* [Exercise aim] Look for the line containing "A barrier creates a path difference of 4.452" in the records below. Then output it and all the lines that follow, exactly and without any others.

[Saved entries]
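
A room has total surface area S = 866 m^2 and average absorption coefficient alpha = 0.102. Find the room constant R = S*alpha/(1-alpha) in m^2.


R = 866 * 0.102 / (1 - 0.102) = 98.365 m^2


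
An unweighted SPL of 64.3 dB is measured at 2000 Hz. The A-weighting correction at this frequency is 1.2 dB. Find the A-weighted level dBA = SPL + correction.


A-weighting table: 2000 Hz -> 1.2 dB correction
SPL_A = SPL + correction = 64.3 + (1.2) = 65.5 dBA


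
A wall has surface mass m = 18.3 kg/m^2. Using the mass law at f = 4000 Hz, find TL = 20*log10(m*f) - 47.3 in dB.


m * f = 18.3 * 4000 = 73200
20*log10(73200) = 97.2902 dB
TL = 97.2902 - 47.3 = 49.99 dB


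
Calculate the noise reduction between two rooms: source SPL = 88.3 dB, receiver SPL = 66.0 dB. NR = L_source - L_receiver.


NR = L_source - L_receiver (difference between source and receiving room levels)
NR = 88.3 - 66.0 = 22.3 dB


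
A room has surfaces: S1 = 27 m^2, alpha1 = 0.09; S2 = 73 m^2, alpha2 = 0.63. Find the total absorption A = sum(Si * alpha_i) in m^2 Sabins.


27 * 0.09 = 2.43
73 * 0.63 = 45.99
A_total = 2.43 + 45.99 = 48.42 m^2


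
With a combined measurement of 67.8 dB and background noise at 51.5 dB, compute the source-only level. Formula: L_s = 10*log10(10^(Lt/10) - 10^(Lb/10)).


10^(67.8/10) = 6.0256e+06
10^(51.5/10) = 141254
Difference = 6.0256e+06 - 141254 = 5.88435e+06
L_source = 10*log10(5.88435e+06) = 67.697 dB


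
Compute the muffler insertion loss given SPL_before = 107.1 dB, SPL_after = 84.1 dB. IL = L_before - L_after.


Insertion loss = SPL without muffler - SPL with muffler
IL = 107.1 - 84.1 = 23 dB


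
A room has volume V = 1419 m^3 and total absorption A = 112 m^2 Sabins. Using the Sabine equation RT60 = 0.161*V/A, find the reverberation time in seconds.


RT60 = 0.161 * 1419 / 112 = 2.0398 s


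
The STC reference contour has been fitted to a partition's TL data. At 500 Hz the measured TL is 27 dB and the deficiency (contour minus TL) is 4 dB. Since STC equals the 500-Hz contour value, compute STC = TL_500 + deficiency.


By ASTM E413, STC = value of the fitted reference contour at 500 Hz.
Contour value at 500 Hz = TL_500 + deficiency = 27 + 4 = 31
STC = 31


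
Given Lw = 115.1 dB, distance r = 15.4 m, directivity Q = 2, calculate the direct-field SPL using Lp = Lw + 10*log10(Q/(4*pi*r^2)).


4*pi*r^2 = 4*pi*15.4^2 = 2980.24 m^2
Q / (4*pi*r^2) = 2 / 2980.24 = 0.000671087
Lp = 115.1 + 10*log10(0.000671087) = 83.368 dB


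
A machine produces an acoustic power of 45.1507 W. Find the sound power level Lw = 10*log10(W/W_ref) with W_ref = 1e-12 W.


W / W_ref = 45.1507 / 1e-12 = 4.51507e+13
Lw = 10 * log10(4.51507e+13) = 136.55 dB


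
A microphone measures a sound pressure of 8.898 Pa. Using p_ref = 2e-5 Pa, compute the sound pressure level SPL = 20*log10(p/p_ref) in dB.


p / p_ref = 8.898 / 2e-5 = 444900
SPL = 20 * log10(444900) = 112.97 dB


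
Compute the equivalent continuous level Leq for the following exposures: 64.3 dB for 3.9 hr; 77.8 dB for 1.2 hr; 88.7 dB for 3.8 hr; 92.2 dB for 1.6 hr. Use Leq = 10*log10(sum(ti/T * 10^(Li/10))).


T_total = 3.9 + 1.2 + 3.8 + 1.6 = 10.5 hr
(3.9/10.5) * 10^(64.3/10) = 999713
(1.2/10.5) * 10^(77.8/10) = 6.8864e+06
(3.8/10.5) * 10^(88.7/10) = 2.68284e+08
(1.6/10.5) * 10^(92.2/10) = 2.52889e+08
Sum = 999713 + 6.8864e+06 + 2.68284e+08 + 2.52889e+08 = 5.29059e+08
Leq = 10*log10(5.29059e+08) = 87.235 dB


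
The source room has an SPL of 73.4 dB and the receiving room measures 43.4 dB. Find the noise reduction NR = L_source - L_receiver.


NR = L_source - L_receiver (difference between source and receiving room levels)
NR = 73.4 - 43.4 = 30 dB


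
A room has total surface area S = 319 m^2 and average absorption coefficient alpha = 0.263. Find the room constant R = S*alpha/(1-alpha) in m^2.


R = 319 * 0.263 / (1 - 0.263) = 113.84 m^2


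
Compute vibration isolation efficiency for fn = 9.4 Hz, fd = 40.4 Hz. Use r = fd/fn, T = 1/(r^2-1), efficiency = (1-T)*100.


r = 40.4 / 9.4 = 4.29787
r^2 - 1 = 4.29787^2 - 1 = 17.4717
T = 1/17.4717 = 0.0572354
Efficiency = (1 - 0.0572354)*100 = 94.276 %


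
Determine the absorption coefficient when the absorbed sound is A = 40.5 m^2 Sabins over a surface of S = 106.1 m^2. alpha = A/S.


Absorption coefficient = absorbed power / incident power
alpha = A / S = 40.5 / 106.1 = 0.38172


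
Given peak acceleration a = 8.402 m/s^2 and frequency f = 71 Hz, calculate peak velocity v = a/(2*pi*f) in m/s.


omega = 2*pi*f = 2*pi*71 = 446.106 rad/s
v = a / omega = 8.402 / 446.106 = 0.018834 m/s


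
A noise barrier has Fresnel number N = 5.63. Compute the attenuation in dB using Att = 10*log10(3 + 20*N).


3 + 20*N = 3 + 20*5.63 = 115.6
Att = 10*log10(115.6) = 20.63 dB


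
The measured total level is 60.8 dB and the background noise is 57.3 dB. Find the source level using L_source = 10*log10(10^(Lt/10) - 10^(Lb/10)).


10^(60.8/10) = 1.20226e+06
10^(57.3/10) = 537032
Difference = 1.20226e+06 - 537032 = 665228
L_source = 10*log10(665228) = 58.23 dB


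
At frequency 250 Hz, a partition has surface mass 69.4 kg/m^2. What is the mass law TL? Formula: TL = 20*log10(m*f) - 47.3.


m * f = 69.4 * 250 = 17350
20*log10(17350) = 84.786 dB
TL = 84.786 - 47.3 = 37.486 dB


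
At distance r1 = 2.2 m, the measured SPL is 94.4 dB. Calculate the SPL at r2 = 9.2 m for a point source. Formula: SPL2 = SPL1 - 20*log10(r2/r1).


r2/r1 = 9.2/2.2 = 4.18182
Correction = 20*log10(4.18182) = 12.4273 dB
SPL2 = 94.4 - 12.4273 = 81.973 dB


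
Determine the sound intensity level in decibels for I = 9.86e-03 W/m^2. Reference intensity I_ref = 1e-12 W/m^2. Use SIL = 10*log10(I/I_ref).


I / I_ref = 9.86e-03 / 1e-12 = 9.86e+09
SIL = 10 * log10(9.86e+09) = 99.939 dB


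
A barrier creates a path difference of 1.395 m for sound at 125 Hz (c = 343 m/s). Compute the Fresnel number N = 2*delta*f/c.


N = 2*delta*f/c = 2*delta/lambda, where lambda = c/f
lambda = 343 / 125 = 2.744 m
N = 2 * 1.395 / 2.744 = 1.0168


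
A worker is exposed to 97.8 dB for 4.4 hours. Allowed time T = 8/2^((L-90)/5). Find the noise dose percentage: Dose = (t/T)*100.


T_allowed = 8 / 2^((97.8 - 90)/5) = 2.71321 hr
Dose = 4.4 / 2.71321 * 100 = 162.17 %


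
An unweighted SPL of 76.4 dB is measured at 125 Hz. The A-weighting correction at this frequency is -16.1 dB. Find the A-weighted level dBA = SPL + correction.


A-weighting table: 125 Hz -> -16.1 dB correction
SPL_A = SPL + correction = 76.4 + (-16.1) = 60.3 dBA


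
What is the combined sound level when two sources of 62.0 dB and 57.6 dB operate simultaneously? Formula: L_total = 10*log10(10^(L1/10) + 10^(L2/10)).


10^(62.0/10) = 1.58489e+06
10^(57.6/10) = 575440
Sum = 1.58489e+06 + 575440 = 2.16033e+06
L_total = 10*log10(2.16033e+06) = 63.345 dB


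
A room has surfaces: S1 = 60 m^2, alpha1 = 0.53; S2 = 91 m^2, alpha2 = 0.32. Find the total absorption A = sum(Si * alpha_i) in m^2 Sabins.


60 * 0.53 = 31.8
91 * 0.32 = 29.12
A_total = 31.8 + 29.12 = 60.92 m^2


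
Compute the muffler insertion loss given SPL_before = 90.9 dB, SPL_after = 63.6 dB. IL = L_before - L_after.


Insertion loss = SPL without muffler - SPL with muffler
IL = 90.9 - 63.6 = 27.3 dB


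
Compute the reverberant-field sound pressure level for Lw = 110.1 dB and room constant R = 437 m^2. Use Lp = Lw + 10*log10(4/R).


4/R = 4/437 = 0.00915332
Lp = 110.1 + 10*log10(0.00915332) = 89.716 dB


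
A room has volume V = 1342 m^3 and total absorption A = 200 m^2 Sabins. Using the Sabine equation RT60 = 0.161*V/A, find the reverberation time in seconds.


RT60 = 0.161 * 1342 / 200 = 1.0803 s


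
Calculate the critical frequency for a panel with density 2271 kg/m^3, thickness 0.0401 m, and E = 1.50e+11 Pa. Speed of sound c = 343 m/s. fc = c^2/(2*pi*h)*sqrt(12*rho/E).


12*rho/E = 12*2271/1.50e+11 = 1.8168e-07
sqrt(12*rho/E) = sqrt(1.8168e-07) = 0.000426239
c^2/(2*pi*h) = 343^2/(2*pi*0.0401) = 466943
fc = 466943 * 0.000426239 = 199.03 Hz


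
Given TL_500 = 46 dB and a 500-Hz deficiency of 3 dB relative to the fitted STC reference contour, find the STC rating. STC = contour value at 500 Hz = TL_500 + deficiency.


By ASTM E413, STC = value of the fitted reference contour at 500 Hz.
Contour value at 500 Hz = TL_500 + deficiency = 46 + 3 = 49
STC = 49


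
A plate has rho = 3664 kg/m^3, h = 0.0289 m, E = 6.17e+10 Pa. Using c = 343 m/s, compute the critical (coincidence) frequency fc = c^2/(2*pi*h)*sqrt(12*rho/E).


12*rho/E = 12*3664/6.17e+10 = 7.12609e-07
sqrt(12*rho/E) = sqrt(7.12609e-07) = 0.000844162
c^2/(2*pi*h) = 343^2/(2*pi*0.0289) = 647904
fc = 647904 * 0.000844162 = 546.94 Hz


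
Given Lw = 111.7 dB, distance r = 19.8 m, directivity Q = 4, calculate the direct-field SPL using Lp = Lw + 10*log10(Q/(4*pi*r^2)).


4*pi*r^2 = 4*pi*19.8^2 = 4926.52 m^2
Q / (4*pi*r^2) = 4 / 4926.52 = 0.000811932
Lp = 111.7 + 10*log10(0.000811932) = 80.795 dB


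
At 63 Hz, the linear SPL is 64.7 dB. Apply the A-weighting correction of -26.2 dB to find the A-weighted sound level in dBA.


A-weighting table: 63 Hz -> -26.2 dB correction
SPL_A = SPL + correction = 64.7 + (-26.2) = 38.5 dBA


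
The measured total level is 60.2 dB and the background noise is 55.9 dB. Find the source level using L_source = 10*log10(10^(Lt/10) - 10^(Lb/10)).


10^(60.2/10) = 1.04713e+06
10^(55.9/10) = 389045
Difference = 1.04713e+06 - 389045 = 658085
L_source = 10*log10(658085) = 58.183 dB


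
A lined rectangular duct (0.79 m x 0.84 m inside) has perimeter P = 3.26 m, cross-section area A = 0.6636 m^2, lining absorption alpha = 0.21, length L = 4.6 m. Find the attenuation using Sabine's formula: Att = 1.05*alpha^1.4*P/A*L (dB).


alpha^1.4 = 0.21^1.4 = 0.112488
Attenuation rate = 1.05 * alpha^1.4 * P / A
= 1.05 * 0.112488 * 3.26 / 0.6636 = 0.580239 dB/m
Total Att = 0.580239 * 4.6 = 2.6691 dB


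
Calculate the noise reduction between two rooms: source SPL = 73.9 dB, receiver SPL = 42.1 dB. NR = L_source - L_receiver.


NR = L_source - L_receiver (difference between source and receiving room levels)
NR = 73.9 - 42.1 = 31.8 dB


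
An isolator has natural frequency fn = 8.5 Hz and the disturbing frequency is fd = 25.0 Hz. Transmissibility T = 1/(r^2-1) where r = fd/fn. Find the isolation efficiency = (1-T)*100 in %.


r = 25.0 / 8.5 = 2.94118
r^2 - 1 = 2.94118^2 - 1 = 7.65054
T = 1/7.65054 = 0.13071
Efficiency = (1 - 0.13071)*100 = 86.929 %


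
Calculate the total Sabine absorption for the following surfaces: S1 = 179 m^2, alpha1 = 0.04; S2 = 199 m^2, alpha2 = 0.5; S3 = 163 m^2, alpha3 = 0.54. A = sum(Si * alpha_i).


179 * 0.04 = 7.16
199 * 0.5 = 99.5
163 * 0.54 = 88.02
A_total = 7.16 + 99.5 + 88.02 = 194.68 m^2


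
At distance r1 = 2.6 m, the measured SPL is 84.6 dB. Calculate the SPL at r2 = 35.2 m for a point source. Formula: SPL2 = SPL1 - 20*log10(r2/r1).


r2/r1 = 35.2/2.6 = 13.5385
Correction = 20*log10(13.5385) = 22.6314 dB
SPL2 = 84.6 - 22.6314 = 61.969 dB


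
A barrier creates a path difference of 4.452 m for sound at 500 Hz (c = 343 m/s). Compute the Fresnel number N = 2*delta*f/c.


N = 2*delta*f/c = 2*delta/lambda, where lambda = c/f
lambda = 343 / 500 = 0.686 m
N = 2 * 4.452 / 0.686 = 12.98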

* [Task output]
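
A barrier creates a path difference of 4.452 m for sound at 500 Hz (c = 343 m/s). Compute the Fresnel number N = 2*delta*f/c.


N = 2*delta*f/c = 2*delta/lambda, where lambda = c/f
lambda = 343 / 500 = 0.686 m
N = 2 * 4.452 / 0.686 = 12.98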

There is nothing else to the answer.